*** Begin section ***
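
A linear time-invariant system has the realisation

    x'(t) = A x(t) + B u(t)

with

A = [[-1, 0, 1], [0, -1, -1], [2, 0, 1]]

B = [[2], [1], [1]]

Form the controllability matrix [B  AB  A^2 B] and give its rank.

3

AB = [[-1], [-2], [5]]
A^2B = [[6], [-3], [3]]
Controllability matrix C = [B  AB  A^2B] = [[2, -1, 6], [1, -2, -3], [1, 5, 3]]
det(C) = 2·((-2)·3 - (-3)·5) - (-1)·(1·3 - (-3)·1) + 6·(1·5 - (-2)·1) = 2·9 - (-1)·6 + 6·7 = 66 ≠ 0, so rank(C) = 3.
rank(C) = 3 = n, so the pair (A, B) is completely controllable.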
*** End section ***
* TASK TO COMPLETE:
For this exercise, copy the lines from the one that contains "x'(t) = A x(t) + B u(t)" through the last line of the records, exactly and only those.

* OUTPUT FOR THIS EXERCISE:
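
    x'(t) = A x(t) + B u(t)

with

A = [[-1, 0, 1], [0, -1, -1], [2, 0, 1]]

B = [[2], [1], [1]]

Form the controllability matrix [B  AB  A^2 B] and give its rank.

3

AB = [[-1], [-2], [5]]
A^2B = [[6], [-3], [3]]
Controllability matrix C = [B  AB  A^2B] = [[2, -1, 6], [1, -2, -3], [1, 5, 3]]
det(C) = 2·((-2)·3 - (-3)·5) - (-1)·(1·3 - (-3)·1) + 6·(1·5 - (-2)·1) = 2·9 - (-1)·6 + 6·7 = 66 ≠ 0, so rank(C) = 3.
rank(C) = 3 = n, so the pair (A, B) is completely controllable.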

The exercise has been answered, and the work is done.